--- Task description ---
From the first entry to the last, transcribe everything exactly.
━━━━
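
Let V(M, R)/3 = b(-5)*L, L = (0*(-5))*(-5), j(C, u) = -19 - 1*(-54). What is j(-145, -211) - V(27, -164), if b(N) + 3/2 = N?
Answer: 35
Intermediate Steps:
j(C, u) = 35 (j(C, u) = -19 + 54 = 35)
b(N) = -3/2 + N
L = 0 (L = 0*(-5) = 0)
V(M, R) = 0 (V(M, R) = 3*((-3/2 - 5)*0) = 3*(-13/2*0) = 3*0 = 0)
j(-145, -211) - V(27, -164) = 35 - 1*0 = 35 + 0 = 35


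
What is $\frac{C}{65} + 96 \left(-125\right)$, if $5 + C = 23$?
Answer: $- \frac{779982}{65} \approx -12000.0$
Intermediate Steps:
$C = 18$ ($C = -5 + 23 = 18$)
$\frac{C}{65} + 96 \left(-125\right) = \frac{18}{65} + 96 \left(-125\right) = 18 \cdot \frac{1}{65} - 12000 = \frac{18}{65} - 12000 = - \frac{779982}{65}$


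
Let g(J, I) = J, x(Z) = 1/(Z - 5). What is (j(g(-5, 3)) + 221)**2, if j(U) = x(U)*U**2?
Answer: 190969/4 ≈ 47742.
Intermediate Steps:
x(Z) = 1/(-5 + Z)
j(U) = U**2/(-5 + U)
(j(g(-5, 3)) + 221)**2 = ((-5)**2/(-5 - 5) + 221)**2 = (25/(-10) + 221)**2 = (25*(-1/10) + 221)**2 = (-5/2 + 221)**2 = (437/2)**2 = 190969/4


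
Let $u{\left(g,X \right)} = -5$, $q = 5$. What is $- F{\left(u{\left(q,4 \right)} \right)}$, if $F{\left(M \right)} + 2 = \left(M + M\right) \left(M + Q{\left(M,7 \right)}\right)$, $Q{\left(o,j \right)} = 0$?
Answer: $-48$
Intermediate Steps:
$F{\left(M \right)} = -2 + 2 M^{2}$ ($F{\left(M \right)} = -2 + \left(M + M\right) \left(M + 0\right) = -2 + 2 M M = -2 + 2 M^{2}$)
$- F{\left(u{\left(q,4 \right)} \right)} = - (-2 + 2 \left(-5\right)^{2}) = - (-2 + 2 \cdot 25) = - (-2 + 50) = \left(-1\right) 48 = -48$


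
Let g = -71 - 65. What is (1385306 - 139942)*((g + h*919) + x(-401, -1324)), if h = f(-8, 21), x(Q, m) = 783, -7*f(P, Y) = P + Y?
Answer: -9238110152/7 ≈ -1.3197e+9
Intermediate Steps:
f(P, Y) = -P/7 - Y/7 (f(P, Y) = -(P + Y)/7 = -P/7 - Y/7)
g = -136
h = -13/7 (h = -⅐*(-8) - ⅐*21 = 8/7 - 3 = -13/7 ≈ -1.8571)
(1385306 - 139942)*((g + h*919) + x(-401, -1324)) = (1385306 - 139942)*((-136 - 13/7*919) + 783) = 1245364*((-136 - 11947/7) + 783) = 1245364*(-12899/7 + 783) = 1245364*(-7418/7) = -9238110152/7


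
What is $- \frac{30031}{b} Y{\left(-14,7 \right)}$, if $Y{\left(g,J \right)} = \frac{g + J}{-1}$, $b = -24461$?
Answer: $\frac{210217}{24461} \approx 8.594$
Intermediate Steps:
$Y{\left(g,J \right)} = - J - g$ ($Y{\left(g,J \right)} = \left(J + g\right) \left(-1\right) = - J - g$)
$- \frac{30031}{b} Y{\left(-14,7 \right)} = - \frac{30031}{-24461} \left(\left(-1\right) 7 - -14\right) = \left(-30031\right) \left(- \frac{1}{24461}\right) \left(-7 + 14\right) = \frac{30031}{24461} \cdot 7 = \frac{210217}{24461}$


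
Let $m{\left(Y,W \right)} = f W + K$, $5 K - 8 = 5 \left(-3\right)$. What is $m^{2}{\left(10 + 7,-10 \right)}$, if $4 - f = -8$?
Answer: $\frac{368449}{25} \approx 14738.0$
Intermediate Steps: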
━━━━
--- Solution ---
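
Let V(M, R)/3 = b(-5)*L, L = (0*(-5))*(-5), j(C, u) = -19 - 1*(-54). What is j(-145, -211) - V(27, -164), if b(N) + 3/2 = N?
Answer: 35
Intermediate Steps:
j(C, u) = 35 (j(C, u) = -19 + 54 = 35)
b(N) = -3/2 + N
L = 0 (L = 0*(-5) = 0)
V(M, R) = 0 (V(M, R) = 3*((-3/2 - 5)*0) = 3*(-13/2*0) = 3*0 = 0)
j(-145, -211) - V(27, -164) = 35 - 1*0 = 35 + 0 = 35


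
What is $\frac{C}{65} + 96 \left(-125\right)$, if $5 + C = 23$?
Answer: $- \frac{779982}{65} \approx -12000.0$
Intermediate Steps:
$C = 18$ ($C = -5 + 23 = 18$)
$\frac{C}{65} + 96 \left(-125\right) = \frac{18}{65} + 96 \left(-125\right) = 18 \cdot \frac{1}{65} - 12000 = \frac{18}{65} - 12000 = - \frac{779982}{65}$


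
Let g(J, I) = J, x(Z) = 1/(Z - 5). What is (j(g(-5, 3)) + 221)**2, if j(U) = x(U)*U**2?
Answer: 190969/4 ≈ 47742.
Intermediate Steps:
x(Z) = 1/(-5 + Z)
j(U) = U**2/(-5 + U)
(j(g(-5, 3)) + 221)**2 = ((-5)**2/(-5 - 5) + 221)**2 = (25/(-10) + 221)**2 = (25*(-1/10) + 221)**2 = (-5/2 + 221)**2 = (437/2)**2 = 190969/4


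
Let $u{\left(g,X \right)} = -5$, $q = 5$. What is $- F{\left(u{\left(q,4 \right)} \right)}$, if $F{\left(M \right)} + 2 = \left(M + M\right) \left(M + Q{\left(M,7 \right)}\right)$, $Q{\left(o,j \right)} = 0$?
Answer: $-48$
Intermediate Steps:
$F{\left(M \right)} = -2 + 2 M^{2}$ ($F{\left(M \right)} = -2 + \left(M + M\right) \left(M + 0\right) = -2 + 2 M M = -2 + 2 M^{2}$)
$- F{\left(u{\left(q,4 \right)} \right)} = - (-2 + 2 \left(-5\right)^{2}) = - (-2 + 2 \cdot 25) = - (-2 + 50) = \left(-1\right) 48 = -48$


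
Let g = -71 - 65. What is (1385306 - 139942)*((g + h*919) + x(-401, -1324)), if h = f(-8, 21), x(Q, m) = 783, -7*f(P, Y) = P + Y?
Answer: -9238110152/7 ≈ -1.3197e+9
Intermediate Steps:
f(P, Y) = -P/7 - Y/7 (f(P, Y) = -(P + Y)/7 = -P/7 - Y/7)
g = -136
h = -13/7 (h = -⅐*(-8) - ⅐*21 = 8/7 - 3 = -13/7 ≈ -1.8571)
(1385306 - 139942)*((g + h*919) + x(-401, -1324)) = (1385306 - 139942)*((-136 - 13/7*919) + 783) = 1245364*((-136 - 11947/7) + 783) = 1245364*(-12899/7 + 783) = 1245364*(-7418/7) = -9238110152/7


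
What is $- \frac{30031}{b} Y{\left(-14,7 \right)}$, if $Y{\left(g,J \right)} = \frac{g + J}{-1}$, $b = -24461$?
Answer: $\frac{210217}{24461} \approx 8.594$
Intermediate Steps:
$Y{\left(g,J \right)} = - J - g$ ($Y{\left(g,J \right)} = \left(J + g\right) \left(-1\right) = - J - g$)
$- \frac{30031}{b} Y{\left(-14,7 \right)} = - \frac{30031}{-24461} \left(\left(-1\right) 7 - -14\right) = \left(-30031\right) \left(- \frac{1}{24461}\right) \left(-7 + 14\right) = \frac{30031}{24461} \cdot 7 = \frac{210217}{24461}$


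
Let $m{\left(Y,W \right)} = f W + K$, $5 K - 8 = 5 \left(-3\right)$. What is $m^{2}{\left(10 + 7,-10 \right)}$, if $4 - f = -8$?
Answer: $\frac{368449}{25} \approx 14738.0$
Intermediate Steps: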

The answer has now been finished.